*** Input data ***

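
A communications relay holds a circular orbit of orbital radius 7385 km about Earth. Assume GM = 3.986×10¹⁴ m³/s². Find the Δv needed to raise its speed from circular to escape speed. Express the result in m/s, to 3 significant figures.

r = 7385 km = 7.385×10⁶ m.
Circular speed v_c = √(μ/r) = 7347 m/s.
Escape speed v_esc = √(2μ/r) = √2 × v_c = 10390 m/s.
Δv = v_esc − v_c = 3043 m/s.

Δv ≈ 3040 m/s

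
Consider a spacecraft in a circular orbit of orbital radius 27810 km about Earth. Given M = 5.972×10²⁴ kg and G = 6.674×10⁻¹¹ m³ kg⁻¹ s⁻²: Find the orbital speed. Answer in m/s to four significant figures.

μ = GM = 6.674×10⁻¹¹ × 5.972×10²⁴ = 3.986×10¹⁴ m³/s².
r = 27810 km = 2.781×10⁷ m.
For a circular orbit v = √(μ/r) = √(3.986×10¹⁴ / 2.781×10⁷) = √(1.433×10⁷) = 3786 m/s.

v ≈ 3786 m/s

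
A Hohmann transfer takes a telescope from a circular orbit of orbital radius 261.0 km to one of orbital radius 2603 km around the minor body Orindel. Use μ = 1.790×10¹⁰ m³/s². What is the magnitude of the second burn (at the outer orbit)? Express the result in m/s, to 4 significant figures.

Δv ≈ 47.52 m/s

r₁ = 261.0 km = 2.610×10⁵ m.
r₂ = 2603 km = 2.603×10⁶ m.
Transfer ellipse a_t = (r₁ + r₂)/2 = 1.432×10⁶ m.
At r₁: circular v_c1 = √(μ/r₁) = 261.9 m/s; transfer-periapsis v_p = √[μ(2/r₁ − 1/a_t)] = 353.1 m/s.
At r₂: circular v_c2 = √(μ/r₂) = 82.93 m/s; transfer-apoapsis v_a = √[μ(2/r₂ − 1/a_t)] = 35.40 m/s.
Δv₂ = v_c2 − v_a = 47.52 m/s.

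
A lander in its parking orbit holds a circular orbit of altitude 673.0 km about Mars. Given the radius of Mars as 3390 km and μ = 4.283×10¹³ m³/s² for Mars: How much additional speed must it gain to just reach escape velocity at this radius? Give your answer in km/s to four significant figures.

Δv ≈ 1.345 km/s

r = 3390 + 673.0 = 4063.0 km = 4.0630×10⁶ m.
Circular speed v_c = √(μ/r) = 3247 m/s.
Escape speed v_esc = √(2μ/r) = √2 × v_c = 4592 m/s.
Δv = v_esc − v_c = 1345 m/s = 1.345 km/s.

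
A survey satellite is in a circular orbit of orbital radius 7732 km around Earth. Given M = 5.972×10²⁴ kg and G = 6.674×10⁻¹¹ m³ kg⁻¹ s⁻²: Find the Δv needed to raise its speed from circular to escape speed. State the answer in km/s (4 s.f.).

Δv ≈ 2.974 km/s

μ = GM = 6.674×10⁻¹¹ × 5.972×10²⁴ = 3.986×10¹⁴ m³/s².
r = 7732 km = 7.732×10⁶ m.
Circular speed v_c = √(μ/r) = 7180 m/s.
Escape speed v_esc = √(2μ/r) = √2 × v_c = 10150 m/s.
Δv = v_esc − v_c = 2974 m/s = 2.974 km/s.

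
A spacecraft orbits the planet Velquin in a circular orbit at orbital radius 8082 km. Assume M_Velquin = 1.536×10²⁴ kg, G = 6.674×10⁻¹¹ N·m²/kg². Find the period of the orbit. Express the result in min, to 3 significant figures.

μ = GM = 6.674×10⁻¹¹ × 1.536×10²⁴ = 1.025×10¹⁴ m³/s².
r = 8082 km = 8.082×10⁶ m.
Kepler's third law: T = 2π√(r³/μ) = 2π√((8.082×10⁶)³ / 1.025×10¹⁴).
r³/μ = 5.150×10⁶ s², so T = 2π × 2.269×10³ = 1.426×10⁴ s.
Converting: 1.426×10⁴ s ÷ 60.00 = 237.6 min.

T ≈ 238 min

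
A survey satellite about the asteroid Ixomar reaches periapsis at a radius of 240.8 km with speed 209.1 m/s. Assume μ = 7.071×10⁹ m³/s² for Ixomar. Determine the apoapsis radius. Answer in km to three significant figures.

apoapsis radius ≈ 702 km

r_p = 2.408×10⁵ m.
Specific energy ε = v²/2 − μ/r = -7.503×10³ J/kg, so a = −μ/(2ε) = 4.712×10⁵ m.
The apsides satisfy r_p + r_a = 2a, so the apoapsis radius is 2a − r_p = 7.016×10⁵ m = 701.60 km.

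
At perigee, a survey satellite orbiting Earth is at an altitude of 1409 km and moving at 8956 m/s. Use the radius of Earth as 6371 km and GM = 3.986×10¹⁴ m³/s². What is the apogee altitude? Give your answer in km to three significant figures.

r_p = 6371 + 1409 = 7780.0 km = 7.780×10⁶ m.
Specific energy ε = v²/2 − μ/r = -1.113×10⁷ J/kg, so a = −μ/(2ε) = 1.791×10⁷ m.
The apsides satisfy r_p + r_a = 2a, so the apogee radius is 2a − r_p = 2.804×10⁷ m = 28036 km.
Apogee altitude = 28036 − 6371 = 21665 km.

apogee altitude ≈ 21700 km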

***

◆ Exercise objective ◆
Print the data word for word.

◆ Task answer ◆
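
A communications relay holds a circular orbit of orbital radius 7385 km about Earth. Assume GM = 3.986×10¹⁴ m³/s². Find the Δv needed to raise its speed from circular to escape speed. Express the result in m/s, to 3 significant figures.

r = 7385 km = 7.385×10⁶ m.
Circular speed v_c = √(μ/r) = 7347 m/s.
Escape speed v_esc = √(2μ/r) = √2 × v_c = 10390 m/s.
Δv = v_esc − v_c = 3043 m/s.

Δv ≈ 3040 m/s

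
Consider a spacecraft in a circular orbit of orbital radius 27810 km about Earth. Given M = 5.972×10²⁴ kg and G = 6.674×10⁻¹¹ m³ kg⁻¹ s⁻²: Find the orbital speed. Answer in m/s to four significant figures.

μ = GM = 6.674×10⁻¹¹ × 5.972×10²⁴ = 3.986×10¹⁴ m³/s².
r = 27810 km = 2.781×10⁷ m.
For a circular orbit v = √(μ/r) = √(3.986×10¹⁴ / 2.781×10⁷) = √(1.433×10⁷) = 3786 m/s.

v ≈ 3786 m/s

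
A Hohmann transfer takes a telescope from a circular orbit of orbital radius 261.0 km to one of orbital radius 2603 km around the minor body Orindel. Use μ = 1.790×10¹⁰ m³/s². What is the magnitude of the second burn (at the outer orbit)? Express the result in m/s, to 4 significant figures.

Δv ≈ 47.52 m/s

r₁ = 261.0 km = 2.610×10⁵ m.
r₂ = 2603 km = 2.603×10⁶ m.
Transfer ellipse a_t = (r₁ + r₂)/2 = 1.432×10⁶ m.
At r₁: circular v_c1 = √(μ/r₁) = 261.9 m/s; transfer-periapsis v_p = √[μ(2/r₁ − 1/a_t)] = 353.1 m/s.
At r₂: circular v_c2 = √(μ/r₂) = 82.93 m/s; transfer-apoapsis v_a = √[μ(2/r₂ − 1/a_t)] = 35.40 m/s.
Δv₂ = v_c2 − v_a = 47.52 m/s.

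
A lander in its parking orbit holds a circular orbit of altitude 673.0 km about Mars. Given the radius of Mars as 3390 km and μ = 4.283×10¹³ m³/s² for Mars: How much additional speed must it gain to just reach escape velocity at this radius? Give your answer in km/s to four significant figures.

Δv ≈ 1.345 km/s

r = 3390 + 673.0 = 4063.0 km = 4.0630×10⁶ m.
Circular speed v_c = √(μ/r) = 3247 m/s.
Escape speed v_esc = √(2μ/r) = √2 × v_c = 4592 m/s.
Δv = v_esc − v_c = 1345 m/s = 1.345 km/s.

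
A survey satellite is in a circular orbit of orbital radius 7732 km around Earth. Given M = 5.972×10²⁴ kg and G = 6.674×10⁻¹¹ m³ kg⁻¹ s⁻²: Find the Δv needed to raise its speed from circular to escape speed. State the answer in km/s (4 s.f.).

Δv ≈ 2.974 km/s

μ = GM = 6.674×10⁻¹¹ × 5.972×10²⁴ = 3.986×10¹⁴ m³/s².
r = 7732 km = 7.732×10⁶ m.
Circular speed v_c = √(μ/r) = 7180 m/s.
Escape speed v_esc = √(2μ/r) = √2 × v_c = 10150 m/s.
Δv = v_esc − v_c = 2974 m/s = 2.974 km/s.

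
A spacecraft orbits the planet Velquin in a circular orbit at orbital radius 8082 km. Assume M_Velquin = 1.536×10²⁴ kg, G = 6.674×10⁻¹¹ N·m²/kg². Find the period of the orbit. Express the result in min, to 3 significant figures.

μ = GM = 6.674×10⁻¹¹ × 1.536×10²⁴ = 1.025×10¹⁴ m³/s².
r = 8082 km = 8.082×10⁶ m.
Kepler's third law: T = 2π√(r³/μ) = 2π√((8.082×10⁶)³ / 1.025×10¹⁴).
r³/μ = 5.150×10⁶ s², so T = 2π × 2.269×10³ = 1.426×10⁴ s.
Converting: 1.426×10⁴ s ÷ 60.00 = 237.6 min.

T ≈ 238 min

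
A survey satellite about the asteroid Ixomar reaches periapsis at a radius of 240.8 km with speed 209.1 m/s. Assume μ = 7.071×10⁹ m³/s² for Ixomar. Determine the apoapsis radius. Answer in km to three significant figures.

apoapsis radius ≈ 702 km

r_p = 2.408×10⁵ m.
Specific energy ε = v²/2 − μ/r = -7.503×10³ J/kg, so a = −μ/(2ε) = 4.712×10⁵ m.
The apsides satisfy r_p + r_a = 2a, so the apoapsis radius is 2a − r_p = 7.016×10⁵ m = 701.60 km.

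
At perigee, a survey satellite orbiting Earth is at an altitude of 1409 km and moving at 8956 m/s. Use the radius of Earth as 6371 km and GM = 3.986×10¹⁴ m³/s². What is the apogee altitude? Give your answer in km to three significant figures.

r_p = 6371 + 1409 = 7780.0 km = 7.780×10⁶ m.
Specific energy ε = v²/2 − μ/r = -1.113×10⁷ J/kg, so a = −μ/(2ε) = 1.791×10⁷ m.
The apsides satisfy r_p + r_a = 2a, so the apogee radius is 2a − r_p = 2.804×10⁷ m = 28036 km.
Apogee altitude = 28036 − 6371 = 21665 km.

apogee altitude ≈ 21700 km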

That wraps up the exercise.